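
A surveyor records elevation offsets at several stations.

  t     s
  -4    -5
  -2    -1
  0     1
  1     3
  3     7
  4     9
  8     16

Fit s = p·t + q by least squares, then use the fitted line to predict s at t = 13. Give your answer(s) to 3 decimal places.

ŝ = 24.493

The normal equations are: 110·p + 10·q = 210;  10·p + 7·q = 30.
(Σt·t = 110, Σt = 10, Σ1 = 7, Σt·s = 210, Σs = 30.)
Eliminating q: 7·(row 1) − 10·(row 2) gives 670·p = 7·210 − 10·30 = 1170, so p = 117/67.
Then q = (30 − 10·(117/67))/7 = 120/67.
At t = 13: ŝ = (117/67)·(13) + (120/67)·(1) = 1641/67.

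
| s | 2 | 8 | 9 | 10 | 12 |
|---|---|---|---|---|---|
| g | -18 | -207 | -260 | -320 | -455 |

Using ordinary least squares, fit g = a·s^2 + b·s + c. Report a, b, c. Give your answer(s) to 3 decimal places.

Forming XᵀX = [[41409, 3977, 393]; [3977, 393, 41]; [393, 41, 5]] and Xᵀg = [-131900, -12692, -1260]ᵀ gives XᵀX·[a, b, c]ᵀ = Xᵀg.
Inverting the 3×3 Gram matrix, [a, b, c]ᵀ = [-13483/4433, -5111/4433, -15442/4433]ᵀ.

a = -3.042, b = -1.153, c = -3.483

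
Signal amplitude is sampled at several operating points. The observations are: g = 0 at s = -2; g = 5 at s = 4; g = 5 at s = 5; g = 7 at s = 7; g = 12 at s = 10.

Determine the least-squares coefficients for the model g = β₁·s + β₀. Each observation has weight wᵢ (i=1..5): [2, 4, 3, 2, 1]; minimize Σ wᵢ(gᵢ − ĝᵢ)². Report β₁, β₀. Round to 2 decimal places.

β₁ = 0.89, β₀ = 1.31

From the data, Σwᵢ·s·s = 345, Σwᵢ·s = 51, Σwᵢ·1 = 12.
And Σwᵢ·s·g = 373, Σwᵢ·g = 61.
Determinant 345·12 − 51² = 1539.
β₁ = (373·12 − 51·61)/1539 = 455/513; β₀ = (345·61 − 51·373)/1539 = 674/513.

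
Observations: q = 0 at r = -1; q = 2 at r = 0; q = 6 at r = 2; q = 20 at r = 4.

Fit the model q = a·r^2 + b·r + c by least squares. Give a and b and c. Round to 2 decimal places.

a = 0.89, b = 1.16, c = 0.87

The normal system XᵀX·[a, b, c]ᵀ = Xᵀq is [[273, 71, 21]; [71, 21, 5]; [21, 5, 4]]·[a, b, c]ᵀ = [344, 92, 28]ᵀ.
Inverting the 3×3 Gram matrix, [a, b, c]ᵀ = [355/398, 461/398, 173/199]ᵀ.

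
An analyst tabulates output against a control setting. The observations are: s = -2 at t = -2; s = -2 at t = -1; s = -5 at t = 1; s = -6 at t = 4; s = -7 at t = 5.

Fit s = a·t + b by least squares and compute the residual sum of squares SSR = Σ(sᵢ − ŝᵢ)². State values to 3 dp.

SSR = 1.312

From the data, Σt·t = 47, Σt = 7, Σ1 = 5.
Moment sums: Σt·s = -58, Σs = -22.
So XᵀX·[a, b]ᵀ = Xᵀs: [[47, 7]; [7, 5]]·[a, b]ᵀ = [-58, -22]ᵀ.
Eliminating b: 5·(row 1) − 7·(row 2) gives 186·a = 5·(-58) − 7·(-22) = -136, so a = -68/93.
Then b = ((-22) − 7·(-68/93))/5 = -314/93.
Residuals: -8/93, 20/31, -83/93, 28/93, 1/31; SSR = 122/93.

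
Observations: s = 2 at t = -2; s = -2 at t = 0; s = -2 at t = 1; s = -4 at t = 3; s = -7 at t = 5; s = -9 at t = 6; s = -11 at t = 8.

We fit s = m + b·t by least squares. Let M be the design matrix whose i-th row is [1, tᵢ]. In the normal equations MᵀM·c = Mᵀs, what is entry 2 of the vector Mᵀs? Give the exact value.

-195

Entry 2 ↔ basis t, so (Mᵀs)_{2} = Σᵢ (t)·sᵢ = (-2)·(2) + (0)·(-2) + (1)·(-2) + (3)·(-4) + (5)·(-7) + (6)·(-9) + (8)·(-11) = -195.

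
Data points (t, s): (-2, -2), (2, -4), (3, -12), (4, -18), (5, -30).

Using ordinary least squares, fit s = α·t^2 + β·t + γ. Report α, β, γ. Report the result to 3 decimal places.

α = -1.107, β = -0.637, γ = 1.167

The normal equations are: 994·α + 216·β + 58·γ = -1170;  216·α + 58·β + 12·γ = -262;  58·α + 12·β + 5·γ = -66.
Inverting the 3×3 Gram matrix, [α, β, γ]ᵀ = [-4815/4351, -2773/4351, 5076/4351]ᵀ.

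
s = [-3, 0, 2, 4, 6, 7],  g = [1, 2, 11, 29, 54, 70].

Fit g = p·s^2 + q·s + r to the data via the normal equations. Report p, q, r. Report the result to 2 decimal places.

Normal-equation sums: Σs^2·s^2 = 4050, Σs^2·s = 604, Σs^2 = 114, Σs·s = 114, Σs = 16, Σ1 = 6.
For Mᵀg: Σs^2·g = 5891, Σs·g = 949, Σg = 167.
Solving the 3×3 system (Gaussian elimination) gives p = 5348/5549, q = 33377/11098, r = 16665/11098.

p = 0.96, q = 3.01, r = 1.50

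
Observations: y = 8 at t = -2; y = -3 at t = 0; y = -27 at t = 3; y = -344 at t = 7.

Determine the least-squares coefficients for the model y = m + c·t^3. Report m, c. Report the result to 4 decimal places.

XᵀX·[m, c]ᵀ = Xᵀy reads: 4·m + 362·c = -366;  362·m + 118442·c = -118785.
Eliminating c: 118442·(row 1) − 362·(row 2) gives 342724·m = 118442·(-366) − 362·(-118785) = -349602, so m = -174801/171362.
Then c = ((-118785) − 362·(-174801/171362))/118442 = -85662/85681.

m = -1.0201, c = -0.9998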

§ **PROBLEM TO SOLVE**: For the listing above, print only the lines starting at the line containing "Using ordinary least squares, fit s" and ending at the line containing "Observations: y = 8", exactly, both included.

§ **RESPONSE FOR THIS EXERCISE**:
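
Using ordinary least squares, fit s = α·t^2 + β·t + γ. Report α, β, γ. Report the result to 3 decimal places.

α = -1.107, β = -0.637, γ = 1.167

The normal equations are: 994·α + 216·β + 58·γ = -1170;  216·α + 58·β + 12·γ = -262;  58·α + 12·β + 5·γ = -66.
Inverting the 3×3 Gram matrix, [α, β, γ]ᵀ = [-4815/4351, -2773/4351, 5076/4351]ᵀ.

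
s = [-3, 0, 2, 4, 6, 7],  g = [1, 2, 11, 29, 54, 70].

Fit g = p·s^2 + q·s + r to the data via the normal equations. Report p, q, r. Report the result to 2 decimal places.

Normal-equation sums: Σs^2·s^2 = 4050, Σs^2·s = 604, Σs^2 = 114, Σs·s = 114, Σs = 16, Σ1 = 6.
For Mᵀg: Σs^2·g = 5891, Σs·g = 949, Σg = 167.
Solving the 3×3 system (Gaussian elimination) gives p = 5348/5549, q = 33377/11098, r = 16665/11098.

p = 0.96, q = 3.01, r = 1.50

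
Observations: y = 8 at t = -2; y = -3 at t = 0; y = -27 at t = 3; y = -344 at t = 7.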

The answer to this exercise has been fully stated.